== WORK REQUIRED ==
Write out nothing except the lines running from the one containing "Two points on" to the last line of the data, exactly as they stand.
"""
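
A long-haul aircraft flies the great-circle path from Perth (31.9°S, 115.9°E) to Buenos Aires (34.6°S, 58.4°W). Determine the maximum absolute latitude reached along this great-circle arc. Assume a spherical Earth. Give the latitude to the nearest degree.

The great circle lies in the plane with unit normal n̂ = (p₁ × p₂)/|p₁ × p₂|.
Here n̂_z ≈ -0.076; the vertex latitude is φ_max = arccos|n̂_z| ≈ 85.7°.

≈ 86°S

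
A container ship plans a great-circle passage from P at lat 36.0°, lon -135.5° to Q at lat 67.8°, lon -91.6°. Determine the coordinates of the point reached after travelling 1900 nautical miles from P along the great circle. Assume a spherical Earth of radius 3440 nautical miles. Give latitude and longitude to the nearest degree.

Convert each endpoint to a unit vector on the sphere (x = cos φ cos λ, y = cos φ sin λ, z = sin φ).
The central angle between the endpoints is δ = arccos(p₁·p₂) ≈ 0.701 rad (40.1°). The total great-circle distance is δ·R ≈ 0.701 × 3440 ≈ 2410 nmi, so the target fraction is f = 1900/2410 ≈ 0.788.
Interpolate at f ≈ 0.788 with slerp weights a = sin((1−f)δ)/sin δ ≈ 0.229, b = sin(fδ)/sin δ ≈ 0.814.
p = a·p₁ + b·p₂ ≈ (-0.141, -0.437, 0.888); φ = arcsin(p_z) ≈ 62.65°, λ = atan2(p_y, p_x) ≈ -107.85°.

≈ lat 63°, lon -108°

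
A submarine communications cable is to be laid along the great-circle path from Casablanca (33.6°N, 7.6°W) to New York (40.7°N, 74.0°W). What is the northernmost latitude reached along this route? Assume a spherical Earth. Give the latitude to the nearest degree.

The great circle lies in the plane with unit normal n̂ = (p₁ × p₂)/|p₁ × p₂|.
Here n̂_z ≈ -0.733; the vertex latitude is φ_max = arccos|n̂_z| ≈ 42.9°.
Check via Clairaut: cos φ_max = |cos φ₁| · sin C = cos(33.6°)·sin(61.6°) ≈ 0.733, again giving ≈ 42.9°.

≈ 43°N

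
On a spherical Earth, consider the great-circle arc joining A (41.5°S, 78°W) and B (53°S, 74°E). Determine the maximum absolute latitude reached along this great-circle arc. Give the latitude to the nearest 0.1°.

The great circle lies in the plane with unit normal n̂ = (p₁ × p₂)/|p₁ × p₂|.
Here n̂_z ≈ +0.213; the vertex latitude is φ_max = arccos|n̂_z| ≈ 77.7°.
Check via Clairaut: cos φ_max = |cos φ₁| · sin C = cos(41.5°)·sin(163.4°) ≈ 0.213, again giving ≈ 77.7°.

≈ 77.7°S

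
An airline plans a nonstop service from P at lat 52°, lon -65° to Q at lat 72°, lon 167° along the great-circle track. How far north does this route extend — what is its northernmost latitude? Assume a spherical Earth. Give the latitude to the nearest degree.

The great circle lies in the plane with unit normal n̂ = (p₁ × p₂)/|p₁ × p₂|.
Here n̂_z ≈ -0.194; the vertex latitude is φ_max = arccos|n̂_z| ≈ 78.8°.
Check via Clairaut: cos φ_max = |cos φ₁| · sin C = cos(52.0°)·sin(18.3°) ≈ 0.194, again giving ≈ 78.8°.

≈ 79°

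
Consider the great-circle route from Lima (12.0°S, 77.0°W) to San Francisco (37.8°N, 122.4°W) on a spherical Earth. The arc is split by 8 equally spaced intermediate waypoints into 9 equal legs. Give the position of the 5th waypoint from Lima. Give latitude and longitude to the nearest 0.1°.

≈ 16.8°N, 99.5°W

From cos δ = sin φ₁ sin φ₂ + cos φ₁ cos φ₂ cos Δλ, the central angle is δ ≈ 1.143 rad (65.5°).
Interpolate at f = 5/9 with slerp weights a = sin((1−f)δ)/sin δ ≈ 0.535, b = sin(fδ)/sin δ ≈ 0.652.
p = a·p₁ + b·p₂ ≈ (-0.158, -0.944, 0.288); φ = arcsin(p_z) ≈ 16.76°, λ = atan2(p_y, p_x) ≈ -99.52°.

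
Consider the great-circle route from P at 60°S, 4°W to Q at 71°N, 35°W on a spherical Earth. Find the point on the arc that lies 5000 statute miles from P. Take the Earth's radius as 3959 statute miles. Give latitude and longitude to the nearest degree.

Write both endpoints as unit vectors p₁, p₂ with components (cos φ cos λ, cos φ sin λ, sin φ).
The central angle between the endpoints is δ = arccos(p₁·p₂) ≈ 2.318 rad (132.8°). The total great-circle distance is δ·R ≈ 2.318 × 3959 ≈ 9175 mi, so the target fraction is f = 5000/9175 ≈ 0.545.
Interpolate at f ≈ 0.545 with slerp weights a = sin((1−f)δ)/sin δ ≈ 1.185, b = sin(fδ)/sin δ ≈ 1.299.
p = a·p₁ + b·p₂ ≈ (0.937, -0.284, 0.201); φ = arcsin(p_z) ≈ 11.62°, λ = atan2(p_y, p_x) ≈ -16.84°.

≈ 12°N, 17°W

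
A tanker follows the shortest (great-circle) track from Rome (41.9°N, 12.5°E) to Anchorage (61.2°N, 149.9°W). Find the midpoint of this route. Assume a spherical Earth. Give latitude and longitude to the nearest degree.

≈ 78°N, 15°W

Convert each endpoint to a unit vector on the sphere (x = cos φ cos λ, y = cos φ sin λ, z = sin φ).
The central angle between the endpoints is δ = arccos(p₁·p₂) ≈ 1.325 rad (75.9°).
Interpolate at f = 1/2 with slerp weights a = sin((1−f)δ)/sin δ ≈ 0.634, b = sin(fδ)/sin δ ≈ 0.634.
p = a·p₁ + b·p₂ ≈ (0.197, -0.051, 0.979); φ = arcsin(p_z) ≈ 78.29°, λ = atan2(p_y, p_x) ≈ -14.56°.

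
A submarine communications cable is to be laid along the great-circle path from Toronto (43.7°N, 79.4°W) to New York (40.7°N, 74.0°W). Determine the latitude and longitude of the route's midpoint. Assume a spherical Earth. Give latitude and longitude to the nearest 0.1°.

≈ (42.2°N, 76.6°W)

Convert each endpoint to a unit vector on the sphere (x = cos φ cos λ, y = cos φ sin λ, z = sin φ).
The central angle between the endpoints is δ = arccos(p₁·p₂) ≈ 0.087 rad (5.0°).
Interpolate at f = 1/2 with slerp weights a = sin((1−f)δ)/sin δ ≈ 0.500, b = sin(fδ)/sin δ ≈ 0.500.
p = a·p₁ + b·p₂ ≈ (0.171, -0.720, 0.672); φ = arcsin(p_z) ≈ 42.23°, λ = atan2(p_y, p_x) ≈ -76.64°.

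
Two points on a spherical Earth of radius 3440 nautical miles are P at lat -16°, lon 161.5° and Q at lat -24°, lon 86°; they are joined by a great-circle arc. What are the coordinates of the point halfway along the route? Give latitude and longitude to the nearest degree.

Convert each endpoint to a unit vector on the sphere (x = cos φ cos λ, y = cos φ sin λ, z = sin φ).
The central angle between the endpoints is δ = arccos(p₁·p₂) ≈ 1.232 rad (70.6°).
Interpolate at f = 1/2 with slerp weights a = sin((1−f)δ)/sin δ ≈ 0.613, b = sin(fδ)/sin δ ≈ 0.613.
p = a·p₁ + b·p₂ ≈ (-0.519, 0.745, -0.418); φ = arcsin(p_z) ≈ -24.71°, λ = atan2(p_y, p_x) ≈ 124.88°.

≈ lat -25°, lon 125°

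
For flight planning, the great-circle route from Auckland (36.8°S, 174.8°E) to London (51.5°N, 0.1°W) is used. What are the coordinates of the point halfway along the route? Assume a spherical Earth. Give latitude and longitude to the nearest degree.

Write both endpoints as unit vectors p₁, p₂ with components (cos φ cos λ, cos φ sin λ, sin φ).
The central angle between the endpoints is δ = arccos(p₁·p₂) ≈ 2.877 rad (164.9°).
Interpolate at f = 1/2 with slerp weights a = sin((1−f)δ)/sin δ ≈ 3.796, b = sin(fδ)/sin δ ≈ 3.796.
p = a·p₁ + b·p₂ ≈ (-0.664, 0.271, 0.697); φ = arcsin(p_z) ≈ 44.17°, λ = atan2(p_y, p_x) ≈ 157.77°.

≈ (44°N, 158°E)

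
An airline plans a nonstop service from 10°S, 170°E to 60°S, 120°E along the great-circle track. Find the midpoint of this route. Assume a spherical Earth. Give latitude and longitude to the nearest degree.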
"""
== WRITTEN SOLUTION ==
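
Two points on a spherical Earth of radius 3440 nautical miles are P at lat -16°, lon 161.5° and Q at lat -24°, lon 86°; they are joined by a great-circle arc. What are the coordinates of the point halfway along the route? Give latitude and longitude to the nearest degree.

Convert each endpoint to a unit vector on the sphere (x = cos φ cos λ, y = cos φ sin λ, z = sin φ).
The central angle between the endpoints is δ = arccos(p₁·p₂) ≈ 1.232 rad (70.6°).
Interpolate at f = 1/2 with slerp weights a = sin((1−f)δ)/sin δ ≈ 0.613, b = sin(fδ)/sin δ ≈ 0.613.
p = a·p₁ + b·p₂ ≈ (-0.519, 0.745, -0.418); φ = arcsin(p_z) ≈ -24.71°, λ = atan2(p_y, p_x) ≈ 124.88°.

≈ lat -25°, lon 125°

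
For flight planning, the great-circle route from Auckland (36.8°S, 174.8°E) to London (51.5°N, 0.1°W) is used. What are the coordinates of the point halfway along the route? Assume a spherical Earth. Give latitude and longitude to the nearest degree.

Write both endpoints as unit vectors p₁, p₂ with components (cos φ cos λ, cos φ sin λ, sin φ).
The central angle between the endpoints is δ = arccos(p₁·p₂) ≈ 2.877 rad (164.9°).
Interpolate at f = 1/2 with slerp weights a = sin((1−f)δ)/sin δ ≈ 3.796, b = sin(fδ)/sin δ ≈ 3.796.
p = a·p₁ + b·p₂ ≈ (-0.664, 0.271, 0.697); φ = arcsin(p_z) ≈ 44.17°, λ = atan2(p_y, p_x) ≈ 157.77°.

≈ (44°N, 158°E)

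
An airline plans a nonstop service from 10°S, 170°E to 60°S, 120°E along the great-circle track. Find the midpoint of this route. Assume a spherical Earth. Give latitude and longitude to the nearest degree.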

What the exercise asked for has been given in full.